Problem.
Please reproduce each of the following entries exactly.

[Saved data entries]
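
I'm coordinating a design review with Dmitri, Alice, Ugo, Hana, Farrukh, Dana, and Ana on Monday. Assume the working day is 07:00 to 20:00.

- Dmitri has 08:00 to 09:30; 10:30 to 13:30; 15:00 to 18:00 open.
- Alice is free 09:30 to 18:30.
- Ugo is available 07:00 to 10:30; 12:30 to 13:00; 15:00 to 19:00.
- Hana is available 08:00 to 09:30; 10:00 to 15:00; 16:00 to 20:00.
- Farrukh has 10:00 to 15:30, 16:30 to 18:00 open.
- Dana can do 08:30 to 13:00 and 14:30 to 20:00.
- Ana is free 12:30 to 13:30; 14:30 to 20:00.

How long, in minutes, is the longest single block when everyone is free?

90

Dmitri ∩ Alice: 10:30-13:30, 15:00-18:00.
Dmitri ∩ Alice ∩ Ugo: 12:30-13:00, 15:00-18:00.
Dmitri ∩ Alice ∩ Ugo ∩ Hana: 12:30-13:00, 16:00-18:00.
Dmitri ∩ Alice ∩ Ugo ∩ Hana ∩ Farrukh: 12:30-13:00, 16:30-18:00.
Dmitri ∩ Alice ∩ Ugo ∩ Hana ∩ Farrukh ∩ Dana: 12:30-13:00, 16:30-18:00.
Dmitri ∩ Alice ∩ Ugo ∩ Hana ∩ Farrukh ∩ Dana ∩ Ana: 12:30-13:00, 16:30-18:00.
The longest is 16:30-18:00 at 90 minutes.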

Completed task.
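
I'm coordinating a design review with Dmitri, Alice, Ugo, Hana, Farrukh, Dana, and Ana on Monday. Assume the working day is 07:00 to 20:00.

- Dmitri has 08:00 to 09:30; 10:30 to 13:30; 15:00 to 18:00 open.
- Alice is free 09:30 to 18:30.
- Ugo is available 07:00 to 10:30; 12:30 to 13:00; 15:00 to 19:00.
- Hana is available 08:00 to 09:30; 10:00 to 15:00; 16:00 to 20:00.
- Farrukh has 10:00 to 15:30, 16:30 to 18:00 open.
- Dana can do 08:30 to 13:00 and 14:30 to 20:00.
- Ana is free 12:30 to 13:30; 14:30 to 20:00.

How long, in minutes, is the longest single block when everyone is free?

90

Dmitri ∩ Alice: 10:30-13:30, 15:00-18:00.
Dmitri ∩ Alice ∩ Ugo: 12:30-13:00, 15:00-18:00.
Dmitri ∩ Alice ∩ Ugo ∩ Hana: 12:30-13:00, 16:00-18:00.
Dmitri ∩ Alice ∩ Ugo ∩ Hana ∩ Farrukh: 12:30-13:00, 16:30-18:00.
Dmitri ∩ Alice ∩ Ugo ∩ Hana ∩ Farrukh ∩ Dana: 12:30-13:00, 16:30-18:00.
Dmitri ∩ Alice ∩ Ugo ∩ Hana ∩ Farrukh ∩ Dana ∩ Ana: 12:30-13:00, 16:30-18:00.
The longest is 16:30-18:00 at 90 minutes.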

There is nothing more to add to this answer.